Exercise requirements
Wherever the word "words" shows up in the data, report the line it sits in.

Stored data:
++++

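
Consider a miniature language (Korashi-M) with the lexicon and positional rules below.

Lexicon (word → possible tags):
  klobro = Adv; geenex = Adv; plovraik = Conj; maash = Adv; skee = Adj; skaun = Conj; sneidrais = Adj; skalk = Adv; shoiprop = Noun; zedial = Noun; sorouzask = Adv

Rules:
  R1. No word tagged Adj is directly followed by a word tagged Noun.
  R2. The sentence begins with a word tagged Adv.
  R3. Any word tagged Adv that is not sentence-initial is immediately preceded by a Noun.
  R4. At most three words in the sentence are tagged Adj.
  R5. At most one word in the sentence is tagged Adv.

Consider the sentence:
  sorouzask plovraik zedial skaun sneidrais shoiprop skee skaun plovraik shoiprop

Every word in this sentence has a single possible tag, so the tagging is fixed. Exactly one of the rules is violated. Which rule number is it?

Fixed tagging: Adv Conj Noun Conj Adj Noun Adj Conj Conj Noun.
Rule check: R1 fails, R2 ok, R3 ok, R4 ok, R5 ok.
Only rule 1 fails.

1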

++++

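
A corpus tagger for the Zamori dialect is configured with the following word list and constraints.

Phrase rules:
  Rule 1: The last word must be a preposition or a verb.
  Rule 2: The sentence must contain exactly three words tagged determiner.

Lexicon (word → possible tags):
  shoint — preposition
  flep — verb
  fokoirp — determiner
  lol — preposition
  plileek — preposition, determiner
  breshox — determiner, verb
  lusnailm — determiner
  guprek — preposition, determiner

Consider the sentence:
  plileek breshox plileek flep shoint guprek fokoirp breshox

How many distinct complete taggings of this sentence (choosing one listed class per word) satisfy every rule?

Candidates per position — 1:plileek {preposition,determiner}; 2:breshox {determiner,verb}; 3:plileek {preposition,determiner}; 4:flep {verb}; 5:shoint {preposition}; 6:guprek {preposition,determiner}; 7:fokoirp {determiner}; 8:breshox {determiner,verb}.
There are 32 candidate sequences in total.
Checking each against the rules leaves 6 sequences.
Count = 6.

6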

++++

Response area
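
  R4. At most three words in the sentence are tagged Adj.
  Rule 2: The sentence must contain exactly three words tagged determiner.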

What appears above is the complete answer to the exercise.